> _What to do_
Return all the lines below in which the string "Total" appears.

> _Material shown_
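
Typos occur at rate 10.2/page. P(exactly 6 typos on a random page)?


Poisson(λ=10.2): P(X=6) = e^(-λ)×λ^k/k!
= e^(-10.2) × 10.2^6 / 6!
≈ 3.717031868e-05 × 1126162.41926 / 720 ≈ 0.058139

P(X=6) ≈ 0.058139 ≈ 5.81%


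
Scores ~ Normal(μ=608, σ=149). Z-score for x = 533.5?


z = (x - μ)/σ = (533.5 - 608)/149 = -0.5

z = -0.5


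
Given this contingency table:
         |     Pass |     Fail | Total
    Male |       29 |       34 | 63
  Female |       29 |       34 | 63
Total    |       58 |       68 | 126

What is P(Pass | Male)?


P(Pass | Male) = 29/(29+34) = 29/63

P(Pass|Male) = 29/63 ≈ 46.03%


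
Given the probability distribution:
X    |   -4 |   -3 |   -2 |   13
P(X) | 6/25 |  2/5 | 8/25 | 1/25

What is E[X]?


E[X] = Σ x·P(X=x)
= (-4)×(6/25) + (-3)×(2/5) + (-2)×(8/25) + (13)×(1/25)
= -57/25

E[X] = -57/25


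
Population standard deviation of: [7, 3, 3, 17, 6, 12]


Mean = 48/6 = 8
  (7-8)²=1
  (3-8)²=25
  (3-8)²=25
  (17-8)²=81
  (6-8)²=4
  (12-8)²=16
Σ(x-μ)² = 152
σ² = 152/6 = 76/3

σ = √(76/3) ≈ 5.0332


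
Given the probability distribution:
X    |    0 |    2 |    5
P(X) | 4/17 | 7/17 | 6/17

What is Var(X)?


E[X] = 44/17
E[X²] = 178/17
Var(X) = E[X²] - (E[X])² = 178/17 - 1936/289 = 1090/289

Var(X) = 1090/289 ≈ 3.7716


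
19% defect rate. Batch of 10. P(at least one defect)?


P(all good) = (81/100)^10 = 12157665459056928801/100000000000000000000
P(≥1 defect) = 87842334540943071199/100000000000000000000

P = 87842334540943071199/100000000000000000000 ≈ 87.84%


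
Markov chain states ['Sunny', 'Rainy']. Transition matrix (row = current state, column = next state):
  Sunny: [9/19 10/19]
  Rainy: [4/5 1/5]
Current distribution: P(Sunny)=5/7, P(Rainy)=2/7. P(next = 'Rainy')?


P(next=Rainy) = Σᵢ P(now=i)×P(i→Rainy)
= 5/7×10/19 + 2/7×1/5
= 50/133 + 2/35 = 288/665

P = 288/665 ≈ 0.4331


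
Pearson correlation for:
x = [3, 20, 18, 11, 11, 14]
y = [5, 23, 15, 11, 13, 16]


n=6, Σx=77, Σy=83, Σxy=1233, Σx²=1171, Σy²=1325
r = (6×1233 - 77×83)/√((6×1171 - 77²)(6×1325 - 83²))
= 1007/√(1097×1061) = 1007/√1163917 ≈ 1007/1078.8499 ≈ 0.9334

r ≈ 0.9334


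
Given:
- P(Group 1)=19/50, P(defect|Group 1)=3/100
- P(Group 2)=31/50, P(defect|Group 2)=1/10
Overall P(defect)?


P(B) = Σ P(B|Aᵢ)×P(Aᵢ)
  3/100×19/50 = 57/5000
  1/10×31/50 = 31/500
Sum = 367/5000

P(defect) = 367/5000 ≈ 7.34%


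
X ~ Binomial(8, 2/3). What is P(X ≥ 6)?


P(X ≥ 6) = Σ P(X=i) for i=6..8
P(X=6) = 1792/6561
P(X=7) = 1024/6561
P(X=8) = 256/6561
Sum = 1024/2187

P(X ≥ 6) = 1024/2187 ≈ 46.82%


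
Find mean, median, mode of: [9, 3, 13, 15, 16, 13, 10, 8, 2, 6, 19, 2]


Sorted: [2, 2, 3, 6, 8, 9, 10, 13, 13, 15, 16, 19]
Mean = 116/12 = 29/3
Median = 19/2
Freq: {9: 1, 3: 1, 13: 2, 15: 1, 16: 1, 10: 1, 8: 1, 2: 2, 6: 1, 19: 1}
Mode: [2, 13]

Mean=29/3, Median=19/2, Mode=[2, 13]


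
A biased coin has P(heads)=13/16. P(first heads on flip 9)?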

--

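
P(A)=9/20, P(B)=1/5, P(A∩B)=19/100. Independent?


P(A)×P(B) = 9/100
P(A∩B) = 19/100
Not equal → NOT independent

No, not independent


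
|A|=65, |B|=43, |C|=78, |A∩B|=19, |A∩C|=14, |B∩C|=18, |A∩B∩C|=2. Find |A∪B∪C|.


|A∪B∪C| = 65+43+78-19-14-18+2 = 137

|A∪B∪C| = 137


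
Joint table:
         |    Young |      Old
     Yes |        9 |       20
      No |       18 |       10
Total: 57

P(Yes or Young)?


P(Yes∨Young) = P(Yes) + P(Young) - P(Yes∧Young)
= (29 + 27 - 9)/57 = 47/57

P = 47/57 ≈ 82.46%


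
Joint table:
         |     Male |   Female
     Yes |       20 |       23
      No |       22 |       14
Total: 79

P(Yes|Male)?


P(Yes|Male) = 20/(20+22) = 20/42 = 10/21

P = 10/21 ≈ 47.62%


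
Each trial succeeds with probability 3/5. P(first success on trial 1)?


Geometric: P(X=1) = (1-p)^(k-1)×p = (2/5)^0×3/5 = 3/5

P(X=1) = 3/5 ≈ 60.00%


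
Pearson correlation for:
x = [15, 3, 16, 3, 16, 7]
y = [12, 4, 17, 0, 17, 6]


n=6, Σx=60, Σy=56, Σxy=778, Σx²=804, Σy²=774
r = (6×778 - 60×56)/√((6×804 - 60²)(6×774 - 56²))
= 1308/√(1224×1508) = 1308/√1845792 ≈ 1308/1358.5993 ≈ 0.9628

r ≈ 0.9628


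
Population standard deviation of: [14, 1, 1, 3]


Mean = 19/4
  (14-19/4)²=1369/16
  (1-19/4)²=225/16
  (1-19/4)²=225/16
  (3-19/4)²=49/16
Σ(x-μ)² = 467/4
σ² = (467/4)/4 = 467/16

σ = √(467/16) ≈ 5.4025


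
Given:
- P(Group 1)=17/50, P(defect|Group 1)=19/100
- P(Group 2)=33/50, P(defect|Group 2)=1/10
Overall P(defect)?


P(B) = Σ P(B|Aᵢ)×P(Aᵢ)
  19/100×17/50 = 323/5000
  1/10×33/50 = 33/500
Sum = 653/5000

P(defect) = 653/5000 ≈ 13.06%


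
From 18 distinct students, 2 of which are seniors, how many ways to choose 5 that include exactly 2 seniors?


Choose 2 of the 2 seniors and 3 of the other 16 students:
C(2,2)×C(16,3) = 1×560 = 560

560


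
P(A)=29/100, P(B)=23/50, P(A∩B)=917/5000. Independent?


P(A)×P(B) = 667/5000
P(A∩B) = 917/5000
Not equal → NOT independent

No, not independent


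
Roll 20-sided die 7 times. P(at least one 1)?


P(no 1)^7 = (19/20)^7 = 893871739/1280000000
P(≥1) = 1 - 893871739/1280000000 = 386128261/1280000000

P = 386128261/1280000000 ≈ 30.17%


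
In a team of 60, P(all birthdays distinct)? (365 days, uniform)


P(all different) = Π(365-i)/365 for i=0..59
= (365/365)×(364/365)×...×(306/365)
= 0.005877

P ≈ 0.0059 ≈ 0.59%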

> _Solution_
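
         |     Pass |     Fail | Total
Total    |       58 |       68 | 126
Total: 57
Total: 79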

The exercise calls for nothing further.